▶ The task
An exact repetition of all the entries that follow is required.

▶ Extracted data
───
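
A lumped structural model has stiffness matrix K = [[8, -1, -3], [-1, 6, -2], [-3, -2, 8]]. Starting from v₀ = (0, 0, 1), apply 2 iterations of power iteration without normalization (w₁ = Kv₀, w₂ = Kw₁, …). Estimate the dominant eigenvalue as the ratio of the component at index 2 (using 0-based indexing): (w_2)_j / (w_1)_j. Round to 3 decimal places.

λ ≈ 9.625

w1 = Kv₀ = (-3, -2, 8)
w2 = Kw1 = (-46, -25, 77)
Ratio at component: 77 / 8 = 9.625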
───
▶ Solved problem
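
A lumped structural model has stiffness matrix K = [[8, -1, -3], [-1, 6, -2], [-3, -2, 8]]. Starting from v₀ = (0, 0, 1), apply 2 iterations of power iteration without normalization (w₁ = Kv₀, w₂ = Kw₁, …). Estimate the dominant eigenvalue as the ratio of the component at index 2 (using 0-based indexing): (w_2)_j / (w_1)_j. Round to 3 decimal places.

λ ≈ 9.625

w1 = Kv₀ = (-3, -2, 8)
w2 = Kw1 = (-46, -25, 77)
Ratio at component: 77 / 8 = 9.625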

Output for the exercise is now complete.